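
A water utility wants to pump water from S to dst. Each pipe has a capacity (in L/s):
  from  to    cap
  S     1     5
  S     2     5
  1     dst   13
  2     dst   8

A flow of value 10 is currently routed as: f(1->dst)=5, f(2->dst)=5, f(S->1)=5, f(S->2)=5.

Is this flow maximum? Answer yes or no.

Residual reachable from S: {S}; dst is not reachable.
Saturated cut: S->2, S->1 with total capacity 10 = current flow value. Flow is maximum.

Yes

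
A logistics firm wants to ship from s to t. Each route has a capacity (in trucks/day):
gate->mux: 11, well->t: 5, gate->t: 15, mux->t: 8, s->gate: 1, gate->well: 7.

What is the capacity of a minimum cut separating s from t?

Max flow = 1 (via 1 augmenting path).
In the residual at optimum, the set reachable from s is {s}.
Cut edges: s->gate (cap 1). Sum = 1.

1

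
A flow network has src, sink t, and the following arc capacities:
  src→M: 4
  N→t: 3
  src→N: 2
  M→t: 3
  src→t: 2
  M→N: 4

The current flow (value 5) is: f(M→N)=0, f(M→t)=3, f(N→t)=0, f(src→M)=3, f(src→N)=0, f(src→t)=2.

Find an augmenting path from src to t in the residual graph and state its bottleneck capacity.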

=-=-=

EXERCISE DETAILS: Every entry is to be returned exactly, with nothing dropped.

EXPECTED ANSWER:
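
A water utility wants to pump water from S to dst. Each pipe has a capacity (in L/s):
  from  to    cap
  S     1     5
  S     2     5
  1     dst   13
  2     dst   8

A flow of value 10 is currently routed as: f(1->dst)=5, f(2->dst)=5, f(S->1)=5, f(S->2)=5.

Is this flow maximum? Answer yes or no.

Residual reachable from S: {S}; dst is not reachable.
Saturated cut: S->2, S->1 with total capacity 10 = current flow value. Flow is maximum.

Yes

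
A logistics firm wants to ship from s to t. Each route has a capacity (in trucks/day):
gate->mux: 11, well->t: 5, gate->t: 15, mux->t: 8, s->gate: 1, gate->well: 7.

What is the capacity of a minimum cut separating s from t?

Max flow = 1 (via 1 augmenting path).
In the residual at optimum, the set reachable from s is {s}.
Cut edges: s->gate (cap 1). Sum = 1.

1

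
A flow network has src, sink t, and the following arc capacities:
  src→M: 4
  N→t: 3
  src→N: 2
  M→t: 3
  src→t: 2
  M→N: 4

The current flow (value 5) is: f(M→N)=0, f(M→t)=3, f(N→t)=0, f(src→M)=3, f(src→N)=0, f(src→t)=2.

Find an augmenting path from src to t in the residual graph and state its bottleneck capacity.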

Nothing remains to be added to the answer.